» Your goal
Please write out every entry below, word for word.

───── Record set ─────

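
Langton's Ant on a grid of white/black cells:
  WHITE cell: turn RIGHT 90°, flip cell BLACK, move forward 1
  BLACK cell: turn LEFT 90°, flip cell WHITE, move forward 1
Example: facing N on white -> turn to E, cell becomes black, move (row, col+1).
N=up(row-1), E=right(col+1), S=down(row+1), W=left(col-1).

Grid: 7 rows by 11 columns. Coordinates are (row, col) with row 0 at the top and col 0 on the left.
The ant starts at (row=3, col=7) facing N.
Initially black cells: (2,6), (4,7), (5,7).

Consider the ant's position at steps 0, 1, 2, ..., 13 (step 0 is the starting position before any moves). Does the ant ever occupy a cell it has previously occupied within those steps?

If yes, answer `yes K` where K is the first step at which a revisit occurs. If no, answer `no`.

Answer: yes 8

Derivation:
Step 1: on WHITE (3,7): turn R to E, flip to black, move to (3,8). |black|=4 — new cell
Step 2: on WHITE (3,8): turn R to S, flip to black, move to (4,8). |black|=5 — new cell
Step 3: on WHITE (4,8): turn R to W, flip to black, move to (4,7). |black|=6 — new cell
Step 4: on BLACK (4,7): turn L to S, flip to white, move to (5,7). |black|=5 — new cell
Step 5: on BLACK (5,7): turn L to E, flip to white, move to (5,8). |black|=4 — new cell
Step 6: on WHITE (5,8): turn R to S, flip to black, move to (6,8). |black|=5 — new cell
Step 7: on WHITE (6,8): turn R to W, flip to black, move to (6,7). |black|=6 — new cell
Step 8: on WHITE (6,7): turn R to N, flip to black, move to (5,7). |black|=7 — REVISIT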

─────

» Output of the exercise
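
Langton's Ant on a grid of white/black cells:
  WHITE cell: turn RIGHT 90°, flip cell BLACK, move forward 1
  BLACK cell: turn LEFT 90°, flip cell WHITE, move forward 1
Example: facing N on white -> turn to E, cell becomes black, move (row, col+1).
N=up(row-1), E=right(col+1), S=down(row+1), W=left(col-1).

Grid: 7 rows by 11 columns. Coordinates are (row, col) with row 0 at the top and col 0 on the left.
The ant starts at (row=3, col=7) facing N.
Initially black cells: (2,6), (4,7), (5,7).

Consider the ant's position at steps 0, 1, 2, ..., 13 (step 0 is the starting position before any moves). Does the ant ever occupy a cell it has previously occupied within those steps?

If yes, answer `yes K` where K is the first step at which a revisit occurs. If no, answer `no`.

Answer: yes 8

Derivation:
Step 1: on WHITE (3,7): turn R to E, flip to black, move to (3,8). |black|=4 — new cell
Step 2: on WHITE (3,8): turn R to S, flip to black, move to (4,8). |black|=5 — new cell
Step 3: on WHITE (4,8): turn R to W, flip to black, move to (4,7). |black|=6 — new cell
Step 4: on BLACK (4,7): turn L to S, flip to white, move to (5,7). |black|=5 — new cell
Step 5: on BLACK (5,7): turn L to E, flip to white, move to (5,8). |black|=4 — new cell
Step 6: on WHITE (5,8): turn R to S, flip to black, move to (6,8). |black|=5 — new cell
Step 7: on WHITE (6,8): turn R to W, flip to black, move to (6,7). |black|=6 — new cell
Step 8: on WHITE (6,7): turn R to N, flip to black, move to (5,7). |black|=7 — REVISIT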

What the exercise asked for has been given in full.